--- SUPPLIED DATA Enclosed Below ---
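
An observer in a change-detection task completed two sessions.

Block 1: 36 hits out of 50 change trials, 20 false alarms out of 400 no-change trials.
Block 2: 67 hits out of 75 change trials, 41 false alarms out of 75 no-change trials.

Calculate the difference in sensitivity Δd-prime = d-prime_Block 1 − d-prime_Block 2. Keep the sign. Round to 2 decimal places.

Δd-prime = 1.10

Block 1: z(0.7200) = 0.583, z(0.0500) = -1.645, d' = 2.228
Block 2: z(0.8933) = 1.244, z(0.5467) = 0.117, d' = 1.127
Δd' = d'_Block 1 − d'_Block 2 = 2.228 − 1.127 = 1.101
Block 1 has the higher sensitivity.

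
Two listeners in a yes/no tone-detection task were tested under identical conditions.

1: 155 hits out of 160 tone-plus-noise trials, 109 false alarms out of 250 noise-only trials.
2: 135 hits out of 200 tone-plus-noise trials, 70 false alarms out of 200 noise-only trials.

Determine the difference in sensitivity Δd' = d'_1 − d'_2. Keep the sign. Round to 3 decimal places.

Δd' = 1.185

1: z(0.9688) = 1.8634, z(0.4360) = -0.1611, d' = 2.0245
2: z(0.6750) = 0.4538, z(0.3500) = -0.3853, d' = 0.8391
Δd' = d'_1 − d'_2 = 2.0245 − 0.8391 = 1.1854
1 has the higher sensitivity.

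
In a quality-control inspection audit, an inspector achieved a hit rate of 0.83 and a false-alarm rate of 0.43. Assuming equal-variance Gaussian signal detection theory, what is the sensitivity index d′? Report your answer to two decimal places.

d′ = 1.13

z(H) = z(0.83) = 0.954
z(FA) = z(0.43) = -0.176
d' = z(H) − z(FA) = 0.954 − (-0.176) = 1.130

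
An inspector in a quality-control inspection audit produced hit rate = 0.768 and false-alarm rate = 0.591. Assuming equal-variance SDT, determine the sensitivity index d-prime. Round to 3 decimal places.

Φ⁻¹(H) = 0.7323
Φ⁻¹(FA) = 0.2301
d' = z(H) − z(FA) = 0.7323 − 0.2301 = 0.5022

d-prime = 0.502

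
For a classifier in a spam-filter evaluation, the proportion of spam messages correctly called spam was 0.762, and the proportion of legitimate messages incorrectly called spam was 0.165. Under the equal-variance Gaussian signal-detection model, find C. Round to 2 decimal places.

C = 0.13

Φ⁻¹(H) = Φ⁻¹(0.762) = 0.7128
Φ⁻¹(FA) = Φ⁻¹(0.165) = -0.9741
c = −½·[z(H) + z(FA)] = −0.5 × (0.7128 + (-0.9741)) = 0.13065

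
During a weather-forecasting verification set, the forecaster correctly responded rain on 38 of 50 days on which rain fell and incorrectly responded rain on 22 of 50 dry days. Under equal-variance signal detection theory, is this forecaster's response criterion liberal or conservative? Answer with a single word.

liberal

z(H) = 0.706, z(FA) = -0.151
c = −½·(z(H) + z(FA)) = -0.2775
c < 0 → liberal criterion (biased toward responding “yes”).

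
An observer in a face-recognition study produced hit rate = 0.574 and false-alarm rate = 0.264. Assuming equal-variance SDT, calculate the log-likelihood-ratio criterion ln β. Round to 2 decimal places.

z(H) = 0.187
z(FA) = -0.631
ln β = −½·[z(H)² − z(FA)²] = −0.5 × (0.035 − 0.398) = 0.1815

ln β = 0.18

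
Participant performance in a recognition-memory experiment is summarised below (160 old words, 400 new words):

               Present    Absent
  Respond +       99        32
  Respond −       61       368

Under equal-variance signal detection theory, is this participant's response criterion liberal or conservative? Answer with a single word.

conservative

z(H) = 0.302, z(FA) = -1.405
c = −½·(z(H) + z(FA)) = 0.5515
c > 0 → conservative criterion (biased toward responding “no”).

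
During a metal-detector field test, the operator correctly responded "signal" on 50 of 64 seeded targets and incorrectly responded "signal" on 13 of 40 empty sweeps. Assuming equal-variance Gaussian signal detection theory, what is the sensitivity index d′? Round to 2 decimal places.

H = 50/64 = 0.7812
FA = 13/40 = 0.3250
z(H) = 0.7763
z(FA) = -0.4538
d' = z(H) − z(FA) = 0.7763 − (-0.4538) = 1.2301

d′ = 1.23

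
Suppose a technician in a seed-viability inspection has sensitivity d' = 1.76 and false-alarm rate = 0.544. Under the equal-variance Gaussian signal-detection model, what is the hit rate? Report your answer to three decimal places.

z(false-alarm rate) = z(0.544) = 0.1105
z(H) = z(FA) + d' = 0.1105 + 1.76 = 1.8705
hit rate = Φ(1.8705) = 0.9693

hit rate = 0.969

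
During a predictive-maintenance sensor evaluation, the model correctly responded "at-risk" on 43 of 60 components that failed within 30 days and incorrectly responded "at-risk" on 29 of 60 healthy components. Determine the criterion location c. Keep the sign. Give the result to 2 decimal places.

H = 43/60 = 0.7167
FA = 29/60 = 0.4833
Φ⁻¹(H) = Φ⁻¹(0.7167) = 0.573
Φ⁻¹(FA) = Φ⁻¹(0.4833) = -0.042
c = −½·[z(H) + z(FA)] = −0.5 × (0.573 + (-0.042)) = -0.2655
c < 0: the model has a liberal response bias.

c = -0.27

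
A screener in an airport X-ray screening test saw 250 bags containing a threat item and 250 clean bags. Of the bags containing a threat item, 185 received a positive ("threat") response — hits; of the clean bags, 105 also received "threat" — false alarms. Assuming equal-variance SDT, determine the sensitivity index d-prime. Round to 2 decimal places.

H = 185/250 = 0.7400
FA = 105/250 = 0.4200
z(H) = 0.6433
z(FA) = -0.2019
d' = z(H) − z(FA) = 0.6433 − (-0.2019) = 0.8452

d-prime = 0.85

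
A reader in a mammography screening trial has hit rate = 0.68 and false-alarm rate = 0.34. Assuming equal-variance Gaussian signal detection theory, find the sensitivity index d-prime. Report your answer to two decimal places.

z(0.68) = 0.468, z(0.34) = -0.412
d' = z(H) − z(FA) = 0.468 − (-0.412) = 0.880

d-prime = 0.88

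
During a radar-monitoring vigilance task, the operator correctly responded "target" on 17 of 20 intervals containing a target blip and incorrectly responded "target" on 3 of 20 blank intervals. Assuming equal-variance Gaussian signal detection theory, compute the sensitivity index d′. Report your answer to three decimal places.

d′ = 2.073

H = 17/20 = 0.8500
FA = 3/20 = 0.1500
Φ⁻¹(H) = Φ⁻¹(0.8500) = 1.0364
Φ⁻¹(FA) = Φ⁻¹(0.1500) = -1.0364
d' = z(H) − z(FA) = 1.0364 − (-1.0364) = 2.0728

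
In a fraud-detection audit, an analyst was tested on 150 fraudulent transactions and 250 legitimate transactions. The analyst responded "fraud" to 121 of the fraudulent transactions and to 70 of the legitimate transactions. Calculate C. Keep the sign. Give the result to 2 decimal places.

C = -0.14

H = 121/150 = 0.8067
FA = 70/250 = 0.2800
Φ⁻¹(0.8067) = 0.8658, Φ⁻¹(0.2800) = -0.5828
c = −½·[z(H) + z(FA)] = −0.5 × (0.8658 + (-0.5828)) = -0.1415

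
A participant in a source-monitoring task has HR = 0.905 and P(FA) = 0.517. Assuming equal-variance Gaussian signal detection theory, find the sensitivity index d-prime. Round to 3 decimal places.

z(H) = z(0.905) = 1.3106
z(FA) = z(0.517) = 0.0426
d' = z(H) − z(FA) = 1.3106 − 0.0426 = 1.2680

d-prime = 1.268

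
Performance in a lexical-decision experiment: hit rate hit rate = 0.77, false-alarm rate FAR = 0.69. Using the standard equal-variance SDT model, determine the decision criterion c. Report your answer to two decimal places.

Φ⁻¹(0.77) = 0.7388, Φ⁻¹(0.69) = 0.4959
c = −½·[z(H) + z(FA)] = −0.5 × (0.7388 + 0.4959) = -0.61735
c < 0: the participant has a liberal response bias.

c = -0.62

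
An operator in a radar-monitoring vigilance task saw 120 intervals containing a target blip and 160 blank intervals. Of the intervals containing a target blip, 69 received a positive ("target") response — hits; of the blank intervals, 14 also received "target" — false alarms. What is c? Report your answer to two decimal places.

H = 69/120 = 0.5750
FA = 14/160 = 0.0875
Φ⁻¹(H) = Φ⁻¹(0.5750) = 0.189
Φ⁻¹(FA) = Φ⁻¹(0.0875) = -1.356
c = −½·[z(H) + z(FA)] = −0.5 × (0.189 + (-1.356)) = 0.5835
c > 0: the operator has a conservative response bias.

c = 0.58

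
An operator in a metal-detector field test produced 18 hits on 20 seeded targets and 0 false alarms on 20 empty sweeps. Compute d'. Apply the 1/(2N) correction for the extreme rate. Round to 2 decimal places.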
--- End of Enclosed SUPPLIED DATA ---
→ **THE TASK**:
Beginning at the top of the records above, transcribe each line exactly up to and including the line that holds "Block 2: 67".

→ **TASK ANSWER**:
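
An observer in a change-detection task completed two sessions.

Block 1: 36 hits out of 50 change trials, 20 false alarms out of 400 no-change trials.
Block 2: 67 hits out of 75 change trials, 41 false alarms out of 75 no-change trials.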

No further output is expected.